(Saved data entries)
|---|
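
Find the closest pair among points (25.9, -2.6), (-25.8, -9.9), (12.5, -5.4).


d(P0,P1) = 52.2128, d(P0,P2) = 13.6894, d(P1,P2) = 38.5635
Closest: P0 and P2

Closest pair: (25.9, -2.6) and (12.5, -5.4), distance = 13.6894


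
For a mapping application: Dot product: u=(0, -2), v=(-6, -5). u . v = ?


u . v = u_x*v_x + u_y*v_y = 0*(-6) + (-2)*(-5)
= 0 + 10 = 10

10


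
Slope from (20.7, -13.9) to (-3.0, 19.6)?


slope = (y2-y1)/(x2-x1) = (19.6-(-13.9))/((-3)-20.7) = 33.5/(-23.7) = -1.4135

-1.4135


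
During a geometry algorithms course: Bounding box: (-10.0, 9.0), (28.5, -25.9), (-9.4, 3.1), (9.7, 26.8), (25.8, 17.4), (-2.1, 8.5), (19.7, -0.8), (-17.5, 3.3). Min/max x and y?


x range: [-17.5, 28.5]
y range: [-25.9, 26.8]
Bounding box: (-17.5,-25.9) to (28.5,26.8)

(-17.5,-25.9) to (28.5,26.8)


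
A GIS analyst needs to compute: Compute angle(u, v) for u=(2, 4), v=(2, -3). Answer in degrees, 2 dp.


u.v = -8, |u| = sqrt(20) = 4.4721, |v| = sqrt(13) = 3.6056
cos(theta) = u.v/(|u||v|) = -8/sqrt(260) = -0.496139
theta = acos(-0.496139) = 119.74 degrees

119.74 degrees


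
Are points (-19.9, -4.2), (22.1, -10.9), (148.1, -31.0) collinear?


Cross product: (22.1-(-19.9))*((-31)-(-4.2)) - ((-10.9)-(-4.2))*(148.1-(-19.9))
= 0

Yes, collinear


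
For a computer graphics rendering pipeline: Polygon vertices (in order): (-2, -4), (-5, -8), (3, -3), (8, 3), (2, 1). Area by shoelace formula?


Shoelace sum: ((-2)*(-8) - (-5)*(-4)) + ((-5)*(-3) - 3*(-8)) + (3*3 - 8*(-3)) + (8*1 - 2*3) + (2*(-4) - (-2)*1)
= 64
Area = |64|/2 = 32

32


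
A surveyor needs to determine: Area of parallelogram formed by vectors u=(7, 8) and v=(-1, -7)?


|u x v| = |7*(-7) - 8*(-1)|
= |(-49) - (-8)| = 41

41


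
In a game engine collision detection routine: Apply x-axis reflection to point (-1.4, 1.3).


Reflection over x-axis: (x,y) -> (x,-y)
(-1.4, 1.3) -> (-1.4, -1.3)

(-1.4, -1.3)


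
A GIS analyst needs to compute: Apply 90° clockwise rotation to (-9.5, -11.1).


90° CW: (x,y) -> (y, -x)
(-9.5,-11.1) -> (-11.1, 9.5)

(-11.1, 9.5)


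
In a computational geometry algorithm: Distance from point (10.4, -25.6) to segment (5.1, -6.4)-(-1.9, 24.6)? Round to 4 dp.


Project P onto AB: t = 0 (clamped to [0,1])
Closest point on segment: (5.1, -6.4)
Distance: 19.9181

19.9181


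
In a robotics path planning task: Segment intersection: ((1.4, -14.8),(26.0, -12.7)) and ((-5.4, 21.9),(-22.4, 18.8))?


Cross products: d1=644.98, d2=685.54, d3=917.1, d4=876.54
d1*d2 < 0 and d3*d4 < 0? no

No, they don't intersect


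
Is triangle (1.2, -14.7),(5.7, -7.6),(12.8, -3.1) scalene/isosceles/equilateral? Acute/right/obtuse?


Side lengths squared: AB^2=70.66, BC^2=70.66, CA^2=269.12
Sorted: [70.66, 70.66, 269.12]
By sides: Isosceles, By angles: Obtuse

Isosceles, Obtuse


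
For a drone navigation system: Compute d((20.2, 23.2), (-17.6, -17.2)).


dx=-37.8, dy=-40.4
d^2 = (-37.8)^2 + (-40.4)^2 = 3061
d = sqrt(3061) = 55.3263

55.3263


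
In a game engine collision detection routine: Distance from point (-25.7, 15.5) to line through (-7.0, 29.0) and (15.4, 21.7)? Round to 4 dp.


|cross product| = 438.91
|line direction| = sqrt(555.05) = 23.5595
Distance = 438.91/sqrt(555.05) = 18.6299

18.6299


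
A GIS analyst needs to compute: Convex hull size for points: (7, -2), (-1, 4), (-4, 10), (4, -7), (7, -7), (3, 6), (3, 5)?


Convex hull vertices (CCW): (-4, 10), (4, -7), (7, -7), (7, -2), (3, 6)
Count = 5

5


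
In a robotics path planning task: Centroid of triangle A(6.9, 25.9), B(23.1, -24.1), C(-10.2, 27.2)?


Centroid = ((x_A+x_B+x_C)/3, (y_A+y_B+y_C)/3)
= ((6.9+23.1+(-10.2))/3, (25.9+(-24.1)+27.2)/3)
= (6.6, 9.6667)

(6.6, 9.6667)


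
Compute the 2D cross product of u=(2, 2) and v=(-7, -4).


u x v = u_x*v_y - u_y*v_x = 2*(-4) - 2*(-7)
= (-8) - (-14) = 6

6


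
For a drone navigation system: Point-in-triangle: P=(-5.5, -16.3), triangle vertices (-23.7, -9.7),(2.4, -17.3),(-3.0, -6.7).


Cross products: AB x AP = -33.94, BC x BP = 78.34, CA x CP = 191.22
All same sign? no

No, outside


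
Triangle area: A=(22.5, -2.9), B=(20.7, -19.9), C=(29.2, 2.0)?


Area = |x_A(y_B-y_C) + x_B(y_C-y_A) + x_C(y_A-y_B)|/2
= |(-492.75) + 101.43 + 496.4|/2
= 105.08/2 = 52.54

52.54


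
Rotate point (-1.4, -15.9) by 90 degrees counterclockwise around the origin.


90° CCW: (x,y) -> (-y, x)
(-1.4,-15.9) -> (15.9, -1.4)

(15.9, -1.4)


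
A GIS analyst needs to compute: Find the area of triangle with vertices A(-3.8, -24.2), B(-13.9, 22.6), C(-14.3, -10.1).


Area = |x_A(y_B-y_C) + x_B(y_C-y_A) + x_C(y_A-y_B)|/2
= |(-124.26) + (-195.99) + 669.24|/2
= 348.99/2 = 174.495

174.495


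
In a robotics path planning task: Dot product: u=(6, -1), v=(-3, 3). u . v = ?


u . v = u_x*v_x + u_y*v_y = 6*(-3) + (-1)*3
= (-18) + (-3) = -21

-21


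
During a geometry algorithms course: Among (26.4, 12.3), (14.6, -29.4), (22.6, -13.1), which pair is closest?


d(P0,P1) = 43.3374, d(P0,P2) = 25.6827, d(P1,P2) = 18.1574
Closest: P1 and P2

Closest pair: (14.6, -29.4) and (22.6, -13.1), distance = 18.1574


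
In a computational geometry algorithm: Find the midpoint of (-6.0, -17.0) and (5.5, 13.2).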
|---|
Exercise directions
Type the records out again. Match them exactly.

Final answer
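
Find the closest pair among points (25.9, -2.6), (-25.8, -9.9), (12.5, -5.4).


d(P0,P1) = 52.2128, d(P0,P2) = 13.6894, d(P1,P2) = 38.5635
Closest: P0 and P2

Closest pair: (25.9, -2.6) and (12.5, -5.4), distance = 13.6894


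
For a mapping application: Dot product: u=(0, -2), v=(-6, -5). u . v = ?


u . v = u_x*v_x + u_y*v_y = 0*(-6) + (-2)*(-5)
= 0 + 10 = 10

10


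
Slope from (20.7, -13.9) to (-3.0, 19.6)?


slope = (y2-y1)/(x2-x1) = (19.6-(-13.9))/((-3)-20.7) = 33.5/(-23.7) = -1.4135

-1.4135


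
During a geometry algorithms course: Bounding box: (-10.0, 9.0), (28.5, -25.9), (-9.4, 3.1), (9.7, 26.8), (25.8, 17.4), (-2.1, 8.5), (19.7, -0.8), (-17.5, 3.3). Min/max x and y?


x range: [-17.5, 28.5]
y range: [-25.9, 26.8]
Bounding box: (-17.5,-25.9) to (28.5,26.8)

(-17.5,-25.9) to (28.5,26.8)


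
A GIS analyst needs to compute: Compute angle(u, v) for u=(2, 4), v=(2, -3). Answer in degrees, 2 dp.


u.v = -8, |u| = sqrt(20) = 4.4721, |v| = sqrt(13) = 3.6056
cos(theta) = u.v/(|u||v|) = -8/sqrt(260) = -0.496139
theta = acos(-0.496139) = 119.74 degrees

119.74 degrees


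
Are points (-19.9, -4.2), (22.1, -10.9), (148.1, -31.0) collinear?


Cross product: (22.1-(-19.9))*((-31)-(-4.2)) - ((-10.9)-(-4.2))*(148.1-(-19.9))
= 0

Yes, collinear


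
For a computer graphics rendering pipeline: Polygon vertices (in order): (-2, -4), (-5, -8), (3, -3), (8, 3), (2, 1). Area by shoelace formula?


Shoelace sum: ((-2)*(-8) - (-5)*(-4)) + ((-5)*(-3) - 3*(-8)) + (3*3 - 8*(-3)) + (8*1 - 2*3) + (2*(-4) - (-2)*1)
= 64
Area = |64|/2 = 32

32


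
A surveyor needs to determine: Area of parallelogram formed by vectors u=(7, 8) and v=(-1, -7)?


|u x v| = |7*(-7) - 8*(-1)|
= |(-49) - (-8)| = 41

41


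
In a game engine collision detection routine: Apply x-axis reflection to point (-1.4, 1.3).


Reflection over x-axis: (x,y) -> (x,-y)
(-1.4, 1.3) -> (-1.4, -1.3)

(-1.4, -1.3)


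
A GIS analyst needs to compute: Apply 90° clockwise rotation to (-9.5, -11.1).


90° CW: (x,y) -> (y, -x)
(-9.5,-11.1) -> (-11.1, 9.5)

(-11.1, 9.5)


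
In a computational geometry algorithm: Distance from point (10.4, -25.6) to segment (5.1, -6.4)-(-1.9, 24.6)? Round to 4 dp.


Project P onto AB: t = 0 (clamped to [0,1])
Closest point on segment: (5.1, -6.4)
Distance: 19.9181

19.9181


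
In a robotics path planning task: Segment intersection: ((1.4, -14.8),(26.0, -12.7)) and ((-5.4, 21.9),(-22.4, 18.8))?


Cross products: d1=644.98, d2=685.54, d3=917.1, d4=876.54
d1*d2 < 0 and d3*d4 < 0? no

No, they don't intersect


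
Is triangle (1.2, -14.7),(5.7, -7.6),(12.8, -3.1) scalene/isosceles/equilateral? Acute/right/obtuse?


Side lengths squared: AB^2=70.66, BC^2=70.66, CA^2=269.12
Sorted: [70.66, 70.66, 269.12]
By sides: Isosceles, By angles: Obtuse

Isosceles, Obtuse


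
For a drone navigation system: Compute d((20.2, 23.2), (-17.6, -17.2)).


dx=-37.8, dy=-40.4
d^2 = (-37.8)^2 + (-40.4)^2 = 3061
d = sqrt(3061) = 55.3263

55.3263


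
In a game engine collision detection routine: Distance from point (-25.7, 15.5) to line through (-7.0, 29.0) and (15.4, 21.7)? Round to 4 dp.


|cross product| = 438.91
|line direction| = sqrt(555.05) = 23.5595
Distance = 438.91/sqrt(555.05) = 18.6299

18.6299


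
A GIS analyst needs to compute: Convex hull size for points: (7, -2), (-1, 4), (-4, 10), (4, -7), (7, -7), (3, 6), (3, 5)?


Convex hull vertices (CCW): (-4, 10), (4, -7), (7, -7), (7, -2), (3, 6)
Count = 5

5


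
In a robotics path planning task: Centroid of triangle A(6.9, 25.9), B(23.1, -24.1), C(-10.2, 27.2)?


Centroid = ((x_A+x_B+x_C)/3, (y_A+y_B+y_C)/3)
= ((6.9+23.1+(-10.2))/3, (25.9+(-24.1)+27.2)/3)
= (6.6, 9.6667)

(6.6, 9.6667)


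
Compute the 2D cross product of u=(2, 2) and v=(-7, -4).


u x v = u_x*v_y - u_y*v_x = 2*(-4) - 2*(-7)
= (-8) - (-14) = 6

6


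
For a drone navigation system: Point-in-triangle: P=(-5.5, -16.3), triangle vertices (-23.7, -9.7),(2.4, -17.3),(-3.0, -6.7).


Cross products: AB x AP = -33.94, BC x BP = 78.34, CA x CP = 191.22
All same sign? no

No, outside


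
Triangle area: A=(22.5, -2.9), B=(20.7, -19.9), C=(29.2, 2.0)?


Area = |x_A(y_B-y_C) + x_B(y_C-y_A) + x_C(y_A-y_B)|/2
= |(-492.75) + 101.43 + 496.4|/2
= 105.08/2 = 52.54

52.54


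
Rotate point (-1.4, -15.9) by 90 degrees counterclockwise around the origin.


90° CCW: (x,y) -> (-y, x)
(-1.4,-15.9) -> (15.9, -1.4)

(15.9, -1.4)


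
A GIS analyst needs to compute: Find the area of triangle with vertices A(-3.8, -24.2), B(-13.9, 22.6), C(-14.3, -10.1).


Area = |x_A(y_B-y_C) + x_B(y_C-y_A) + x_C(y_A-y_B)|/2
= |(-124.26) + (-195.99) + 669.24|/2
= 348.99/2 = 174.495

174.495


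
In a robotics path planning task: Dot product: u=(6, -1), v=(-3, 3). u . v = ?


u . v = u_x*v_x + u_y*v_y = 6*(-3) + (-1)*3
= (-18) + (-3) = -21

-21


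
During a geometry algorithms course: Among (26.4, 12.3), (14.6, -29.4), (22.6, -13.1), which pair is closest?


d(P0,P1) = 43.3374, d(P0,P2) = 25.6827, d(P1,P2) = 18.1574
Closest: P1 and P2

Closest pair: (14.6, -29.4) and (22.6, -13.1), distance = 18.1574


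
In a computational geometry algorithm: Find the midpoint of (-6.0, -17.0) and (5.5, 13.2).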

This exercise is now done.